• [EXERCISE]:
Copy the whole listing below exactly.

• [SUPPLIED MATERIAL]:
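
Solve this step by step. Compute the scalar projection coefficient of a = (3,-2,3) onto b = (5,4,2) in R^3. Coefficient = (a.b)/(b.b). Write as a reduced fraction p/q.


Projection coefficient = (a . b) / (b . b)
a . b = 3*5 + (-2)*4 + 3*2
= 15 + (-8) + 6 = 13
b . b = 5^2 + 4^2 + 2^2
= 25 + 16 + 4 = 45
Coefficient = 13/45
In lowest terms: 13/45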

• [ANSWER SPACE]:
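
Solve this step by step. Compute the scalar projection coefficient of a = (3,-2,3) onto b = (5,4,2) in R^3. Coefficient = (a.b)/(b.b). Write as a reduced fraction p/q.


Projection coefficient = (a . b) / (b . b)
a . b = 3*5 + (-2)*4 + 3*2
= 15 + (-8) + 6 = 13
b . b = 5^2 + 4^2 + 2^2
= 25 + 16 + 4 = 45
Coefficient = 13/45
In lowest terms: 13/45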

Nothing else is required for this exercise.